*** Begin section ***
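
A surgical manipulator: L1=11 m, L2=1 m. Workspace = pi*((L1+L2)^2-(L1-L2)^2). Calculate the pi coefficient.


Given: L1 = 11, L2 = 1
(L1+L2)^2 = (12)^2 = 144
(L1-L2)^2 = (10)^2 = 100
Difference = 144 - 100 = 44
This equals 4*L1*L2 = 4*11*1 = 44
Workspace area = 44*pi

44


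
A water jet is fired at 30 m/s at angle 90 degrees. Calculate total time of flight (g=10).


Given: v0 = 30 m/s, theta = 90 deg, g = 10 m/s^2
sin(90) = 1
Using T = 2*v0*sin(theta) / g
T = 2*30*1 / 10
T = 60 / 10
T = 6 s

6 s


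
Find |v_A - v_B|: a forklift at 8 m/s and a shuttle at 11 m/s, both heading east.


Given: v_A = 8 m/s east, v_B = 11 m/s east
Both move in the same direction; relative speed = |v_A - v_B|
|8 - 11| = |-3|
= 3 m/s

3 m/s


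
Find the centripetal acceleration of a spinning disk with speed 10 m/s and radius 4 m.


Given: v = 10 m/s, r = 4 m
Using a_c = v^2 / r
a_c = 10^2 / 4
a_c = 100 / 4
a_c = 25 m/s^2

25 m/s^2


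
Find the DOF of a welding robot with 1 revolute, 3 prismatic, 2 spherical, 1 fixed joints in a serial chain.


Given: serial robot with 1 revolute, 3 prismatic, 2 spherical, 1 fixed joints
DOF contribution per joint type: revolute=1, prismatic=1, spherical=3, fixed=0
DOF = 1*1 + 3*1 + 2*3 + 1*0
DOF = 10

10


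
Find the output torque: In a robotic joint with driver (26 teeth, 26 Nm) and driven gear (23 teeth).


Given: N1 = 26, N2 = 23, T1 = 26 Nm
Using T2/T1 = N2/N1
T2 = T1 * N2 / N1
T2 = 26 * 23 / 26
T2 = 598 / 26
T2 = 23 Nm

23 Nm


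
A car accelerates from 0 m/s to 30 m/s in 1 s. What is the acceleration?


Given: initial velocity v0 = 0 m/s, final velocity v = 30 m/s, time t = 1 s
Using a = (v - v0) / t
a = (30 - 0) / 1
a = 30 / 1
a = 30 m/s^2

30 m/s^2


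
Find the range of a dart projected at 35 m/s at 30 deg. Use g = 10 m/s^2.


Given: v0 = 35 m/s, theta = 30 deg, g = 10 m/s^2
sin(2*30) = sin(60) = sqrt(3)/2
Using R = v0^2 * sin(2*theta) / g
R = 35^2 * (sqrt(3)/2) / 10
R = 1225 * sqrt(3) / 20
R = 245/4*sqrt(3) m

245/4*sqrt(3) m


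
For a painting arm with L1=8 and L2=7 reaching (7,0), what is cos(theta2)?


Given: L1 = 8, L2 = 7, target (x, y) = (7, 0)
Using cos(theta2) = (x^2 + y^2 - L1^2 - L2^2) / (2*L1*L2)
x^2 + y^2 = 7^2 + 0 = 49
L1^2 + L2^2 = 64 + 49 = 113
Numerator = 49 - 113 = -64
Denominator = 2*8*7 = 112
cos(theta2) = -64/112 = -4/7

-4/7


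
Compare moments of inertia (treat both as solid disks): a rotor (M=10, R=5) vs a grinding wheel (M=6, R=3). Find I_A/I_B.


Given: M1=10 kg, R1=5 m, M2=6 kg, R2=3 m
For a disk: I = (1/2)*M*R^2, so I_A/I_B = (M1*R1^2)/(M2*R2^2)
M1*R1^2 = 10*25 = 250
M2*R2^2 = 6*9 = 54
I_A/I_B = 250/54 = 125/27

125/27


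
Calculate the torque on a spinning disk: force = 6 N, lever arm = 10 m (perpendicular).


Given: F = 6 N, r = 10 m, angle = 90 deg (perpendicular)
Using tau = F * r * sin(90)
sin(90) = 1
tau = 6 * 10 * 1
tau = 60 Nm

60 Nm


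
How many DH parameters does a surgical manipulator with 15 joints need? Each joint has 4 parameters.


Given: 15 joints, 4 DH parameters per joint (d, theta, a, alpha)
Total DH parameters = number_of_joints * 4
Total = 15 * 4
Total = 60

60


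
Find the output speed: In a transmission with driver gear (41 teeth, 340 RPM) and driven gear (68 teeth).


Given: N1 = 41 teeth, w1 = 340 RPM, N2 = 68 teeth
Using N1*w1 = N2*w2
w2 = N1*w1 / N2
w2 = 41*340 / 68
w2 = 13940 / 68
w2 = 205 RPM

205 RPM


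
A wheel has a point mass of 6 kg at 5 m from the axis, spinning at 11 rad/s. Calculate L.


Given: m = 6 kg, r = 5 m, omega = 11 rad/s
For a point mass: I = m*r^2
I = 6*5^2 = 6*25 = 150
L = I*omega = 150*11
L = 1650 kg*m^2/s

1650 kg*m^2/s


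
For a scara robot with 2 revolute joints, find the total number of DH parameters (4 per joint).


Given: 2 joints, 4 DH parameters per joint (d, theta, a, alpha)
Total DH parameters = number_of_joints * 4
Total = 2 * 4
Total = 8

8


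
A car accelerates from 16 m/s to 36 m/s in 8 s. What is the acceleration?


Given: initial velocity v0 = 16 m/s, final velocity v = 36 m/s, time t = 8 s
Using a = (v - v0) / t
a = (36 - 16) / 8
a = 20 / 8
a = 5/2 m/s^2

5/2 m/s^2


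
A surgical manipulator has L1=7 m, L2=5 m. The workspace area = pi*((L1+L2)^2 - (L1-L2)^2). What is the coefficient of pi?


Given: L1 = 7, L2 = 5
(L1+L2)^2 = (12)^2 = 144
(L1-L2)^2 = (2)^2 = 4
Difference = 144 - 4 = 140
This equals 4*L1*L2 = 4*7*5 = 140
Workspace area = 140*pi

140


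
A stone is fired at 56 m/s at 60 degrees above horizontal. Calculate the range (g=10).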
*** End section ***
WORK INSTRUCTIONS> Keeping each word as given, write out the material above.

RESULT BELOW>
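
A surgical manipulator: L1=11 m, L2=1 m. Workspace = pi*((L1+L2)^2-(L1-L2)^2). Calculate the pi coefficient.


Given: L1 = 11, L2 = 1
(L1+L2)^2 = (12)^2 = 144
(L1-L2)^2 = (10)^2 = 100
Difference = 144 - 100 = 44
This equals 4*L1*L2 = 4*11*1 = 44
Workspace area = 44*pi

44


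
A water jet is fired at 30 m/s at angle 90 degrees. Calculate total time of flight (g=10).


Given: v0 = 30 m/s, theta = 90 deg, g = 10 m/s^2
sin(90) = 1
Using T = 2*v0*sin(theta) / g
T = 2*30*1 / 10
T = 60 / 10
T = 6 s

6 s


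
Find |v_A - v_B|: a forklift at 8 m/s and a shuttle at 11 m/s, both heading east.


Given: v_A = 8 m/s east, v_B = 11 m/s east
Both move in the same direction; relative speed = |v_A - v_B|
|8 - 11| = |-3|
= 3 m/s

3 m/s


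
Find the centripetal acceleration of a spinning disk with speed 10 m/s and radius 4 m.


Given: v = 10 m/s, r = 4 m
Using a_c = v^2 / r
a_c = 10^2 / 4
a_c = 100 / 4
a_c = 25 m/s^2

25 m/s^2


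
Find the DOF of a welding robot with 1 revolute, 3 prismatic, 2 spherical, 1 fixed joints in a serial chain.


Given: serial robot with 1 revolute, 3 prismatic, 2 spherical, 1 fixed joints
DOF contribution per joint type: revolute=1, prismatic=1, spherical=3, fixed=0
DOF = 1*1 + 3*1 + 2*3 + 1*0
DOF = 10

10


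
Find the output torque: In a robotic joint with driver (26 teeth, 26 Nm) and driven gear (23 teeth).


Given: N1 = 26, N2 = 23, T1 = 26 Nm
Using T2/T1 = N2/N1
T2 = T1 * N2 / N1
T2 = 26 * 23 / 26
T2 = 598 / 26
T2 = 23 Nm

23 Nm


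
A car accelerates from 0 m/s to 30 m/s in 1 s. What is the acceleration?


Given: initial velocity v0 = 0 m/s, final velocity v = 30 m/s, time t = 1 s
Using a = (v - v0) / t
a = (30 - 0) / 1
a = 30 / 1
a = 30 m/s^2

30 m/s^2


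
Find the range of a dart projected at 35 m/s at 30 deg. Use g = 10 m/s^2.


Given: v0 = 35 m/s, theta = 30 deg, g = 10 m/s^2
sin(2*30) = sin(60) = sqrt(3)/2
Using R = v0^2 * sin(2*theta) / g
R = 35^2 * (sqrt(3)/2) / 10
R = 1225 * sqrt(3) / 20
R = 245/4*sqrt(3) m

245/4*sqrt(3) m


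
For a painting arm with L1=8 and L2=7 reaching (7,0), what is cos(theta2)?


Given: L1 = 8, L2 = 7, target (x, y) = (7, 0)
Using cos(theta2) = (x^2 + y^2 - L1^2 - L2^2) / (2*L1*L2)
x^2 + y^2 = 7^2 + 0 = 49
L1^2 + L2^2 = 64 + 49 = 113
Numerator = 49 - 113 = -64
Denominator = 2*8*7 = 112
cos(theta2) = -64/112 = -4/7

-4/7


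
Compare moments of inertia (treat both as solid disks): a rotor (M=10, R=5) vs a grinding wheel (M=6, R=3). Find I_A/I_B.


Given: M1=10 kg, R1=5 m, M2=6 kg, R2=3 m
For a disk: I = (1/2)*M*R^2, so I_A/I_B = (M1*R1^2)/(M2*R2^2)
M1*R1^2 = 10*25 = 250
M2*R2^2 = 6*9 = 54
I_A/I_B = 250/54 = 125/27

125/27


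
Calculate the torque on a spinning disk: force = 6 N, lever arm = 10 m (perpendicular).


Given: F = 6 N, r = 10 m, angle = 90 deg (perpendicular)
Using tau = F * r * sin(90)
sin(90) = 1
tau = 6 * 10 * 1
tau = 60 Nm

60 Nm


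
How many DH parameters does a surgical manipulator with 15 joints need? Each joint has 4 parameters.


Given: 15 joints, 4 DH parameters per joint (d, theta, a, alpha)
Total DH parameters = number_of_joints * 4
Total = 15 * 4
Total = 60

60


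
Find the output speed: In a transmission with driver gear (41 teeth, 340 RPM) and driven gear (68 teeth).


Given: N1 = 41 teeth, w1 = 340 RPM, N2 = 68 teeth
Using N1*w1 = N2*w2
w2 = N1*w1 / N2
w2 = 41*340 / 68
w2 = 13940 / 68
w2 = 205 RPM

205 RPM


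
A wheel has a point mass of 6 kg at 5 m from the axis, spinning at 11 rad/s. Calculate L.


Given: m = 6 kg, r = 5 m, omega = 11 rad/s
For a point mass: I = m*r^2
I = 6*5^2 = 6*25 = 150
L = I*omega = 150*11
L = 1650 kg*m^2/s

1650 kg*m^2/s


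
For a scara robot with 2 revolute joints, find the total number of DH parameters (4 per joint).


Given: 2 joints, 4 DH parameters per joint (d, theta, a, alpha)
Total DH parameters = number_of_joints * 4
Total = 2 * 4
Total = 8

8


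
A car accelerates from 16 m/s to 36 m/s in 8 s. What is the acceleration?


Given: initial velocity v0 = 16 m/s, final velocity v = 36 m/s, time t = 8 s
Using a = (v - v0) / t
a = (36 - 16) / 8
a = 20 / 8
a = 5/2 m/s^2

5/2 m/s^2


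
A surgical manipulator has L1=7 m, L2=5 m. The workspace area = pi*((L1+L2)^2 - (L1-L2)^2). What is the coefficient of pi?


Given: L1 = 7, L2 = 5
(L1+L2)^2 = (12)^2 = 144
(L1-L2)^2 = (2)^2 = 4
Difference = 144 - 4 = 140
This equals 4*L1*L2 = 4*7*5 = 140
Workspace area = 140*pi

140


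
A stone is fired at 56 m/s at 60 degrees above horizontal. Calculate the range (g=10).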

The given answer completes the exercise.